Stored data:

■ ■ ■ ■ ■

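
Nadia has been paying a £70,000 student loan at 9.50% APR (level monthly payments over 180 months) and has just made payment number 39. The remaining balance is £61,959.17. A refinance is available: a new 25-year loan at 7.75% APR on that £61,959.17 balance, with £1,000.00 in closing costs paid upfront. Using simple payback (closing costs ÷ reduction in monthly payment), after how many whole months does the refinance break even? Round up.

4 months

Current payment = 70,000 × 9.5%/12 / (1 − (1+0.0079167)^−180) = £730.96.
Refinanced payment = 61,959.17 × 0.0064583 / (1 − (1+0.0064583)^−300) = £468.00.
Monthly savings = £730.96 − £468.00 = £262.96.
Break-even = £1,000.00 / £262.96 = 3.80 → 4 months.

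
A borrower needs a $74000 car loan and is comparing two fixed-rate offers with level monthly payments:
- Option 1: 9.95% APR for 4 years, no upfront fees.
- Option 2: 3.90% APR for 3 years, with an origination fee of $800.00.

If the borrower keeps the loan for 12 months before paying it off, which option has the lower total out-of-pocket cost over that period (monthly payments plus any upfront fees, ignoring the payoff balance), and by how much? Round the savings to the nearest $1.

Option 1: monthly rate = 9.95%/12 = 0.0082917; payment = 74,000 × 0.0082917 / (1 − (1+0.0082917)^−48) = $1,875.05.
Option 2: at 3.90% the monthly rate is 0.0032500, so the payment is 74,000 × 0.0032500 / (1 − 1.0032500^−36) = $2,181.48.
Over 12 months: Option 1 costs 12 × $1,875.05 = $22,500.60; Option 2 costs 12 × $2,181.48 + $800.00 = $26,977.76.
Option 1 is cheaper by $26,977.76 − $22,500.60 = $4,477.16.

Option 1 by $4,477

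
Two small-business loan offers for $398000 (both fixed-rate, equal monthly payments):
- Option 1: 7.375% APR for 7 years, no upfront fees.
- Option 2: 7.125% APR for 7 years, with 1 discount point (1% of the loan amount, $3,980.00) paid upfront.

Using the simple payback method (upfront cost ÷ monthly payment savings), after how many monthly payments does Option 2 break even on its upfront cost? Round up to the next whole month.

82 months

Option 1: monthly rate = 7.375%/12 = 0.0061458; payment = 398,000 × 0.0061458 / (1 − (1+0.0061458)^−84) = $6,080.11.
Option 2: monthly rate = 7.125%/12 = 0.0059375; payment = 398,000 × 0.0059375 / (1 − (1+0.0059375)^−84) = $6,031.24.
Monthly savings = $6,080.11 − $6,031.24 = $48.87.
Break-even = $3,980.00 / $48.87 = 81.44 → 82 months.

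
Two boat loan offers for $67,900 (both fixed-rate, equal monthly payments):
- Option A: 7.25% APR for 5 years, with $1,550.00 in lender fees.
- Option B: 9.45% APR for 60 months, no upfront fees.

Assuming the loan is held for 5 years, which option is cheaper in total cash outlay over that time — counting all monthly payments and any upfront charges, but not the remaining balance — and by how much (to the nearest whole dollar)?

Option A: monthly rate = 7.25%/12 = 0.0060417; payment = 67,900 × 0.0060417 / (1 − (1+0.0060417)^−60) = $1,352.52.
Option B: at 9.45% the monthly rate is 0.0078750, so the payment is 67,900 × 0.0078750 / (1 − 1.0078750^−60) = $1,424.37.
Over 60 months: Option A costs 60 × $1,352.52 + $1,550.00 = $82,701.20; Option B costs 60 × $1,424.37 = $85,462.20.
Option A is cheaper by $85,462.20 − $82,701.20 = $2,761.00.

Option A by $2,761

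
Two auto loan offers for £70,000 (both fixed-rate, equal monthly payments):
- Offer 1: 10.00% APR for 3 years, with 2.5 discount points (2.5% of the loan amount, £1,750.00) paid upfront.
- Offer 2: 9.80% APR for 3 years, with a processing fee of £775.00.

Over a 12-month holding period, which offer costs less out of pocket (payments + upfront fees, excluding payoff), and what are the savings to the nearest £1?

Offer 1: at 10.00% the monthly rate is 0.0083333, so the payment is 70,000 × 0.0083333 / (1 − 1.0083333^−36) = £2,258.70.
Offer 2: at 9.80% the monthly rate is 0.0081667, so the payment is 70,000 × 0.0081667 / (1 − 1.0081667^−36) = £2,252.14.
Over 12 months: Offer 1 costs 12 × £2,258.70 + £1,750.00 = £28,854.40; Offer 2 costs 12 × £2,252.14 + £775.00 = £27,800.68.
Offer 2 is cheaper by £28,854.40 − £27,800.68 = £1,053.72.

Offer 2 by £1,054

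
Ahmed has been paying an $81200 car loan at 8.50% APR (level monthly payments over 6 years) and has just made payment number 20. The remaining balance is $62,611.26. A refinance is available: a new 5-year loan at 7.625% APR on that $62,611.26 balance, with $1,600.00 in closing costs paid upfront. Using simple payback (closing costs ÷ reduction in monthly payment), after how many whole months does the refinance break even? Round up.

Current payment = 81,200 × 8.5%/12 / (1 − (1+0.0070833)^−72) = $1,443.60.
Refinanced payment = 62,611.26 × 0.0063542 / (1 − (1+0.0063542)^−60) = $1,258.32.
Monthly savings = $1,443.60 − $1,258.32 = $185.28.
Break-even = $1,600.00 / $185.28 = 8.64 → 9 months.

9 months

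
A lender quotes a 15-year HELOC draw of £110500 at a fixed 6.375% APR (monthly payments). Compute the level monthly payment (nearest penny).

£955.00

Monthly rate = 6.375%/12 = 0.0053125; payment = 110,500 × 0.0053125 / (1 − (1+0.0053125)^−180) = £955.00.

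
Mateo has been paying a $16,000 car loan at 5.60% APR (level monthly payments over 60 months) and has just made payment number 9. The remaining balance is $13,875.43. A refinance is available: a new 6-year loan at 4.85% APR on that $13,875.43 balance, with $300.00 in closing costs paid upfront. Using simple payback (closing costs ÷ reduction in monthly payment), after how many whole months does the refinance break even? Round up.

Current payment = 16,000 × 5.6%/12 / (1 − (1+0.0046667)^−60) = $306.36.
Refinanced payment = 13,875.43 × 0.0040417 / (1 − (1+0.0040417)^−72) = $222.50.
Monthly savings = $306.36 − $222.50 = $83.86.
Break-even = $300.00 / $83.86 = 3.58 → 4 months.

4 months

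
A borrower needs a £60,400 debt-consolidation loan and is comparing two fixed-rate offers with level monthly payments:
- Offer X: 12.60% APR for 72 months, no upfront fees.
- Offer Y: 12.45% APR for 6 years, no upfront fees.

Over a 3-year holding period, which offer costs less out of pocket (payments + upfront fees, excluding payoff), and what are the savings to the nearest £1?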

■ ■ ■ ■ ■

== What is being asked ==
Set down, from the entries above, exactly the lines from the one with "A borrower needs a $74000" up to and including the one with "- Option 2: 3.90%", and no other lines.

== Completed task ==
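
A borrower needs a $74000 car loan and is comparing two fixed-rate offers with level monthly payments:
- Option 1: 9.95% APR for 4 years, no upfront fees.
- Option 2: 3.90% APR for 3 years, with an origination fee of $800.00.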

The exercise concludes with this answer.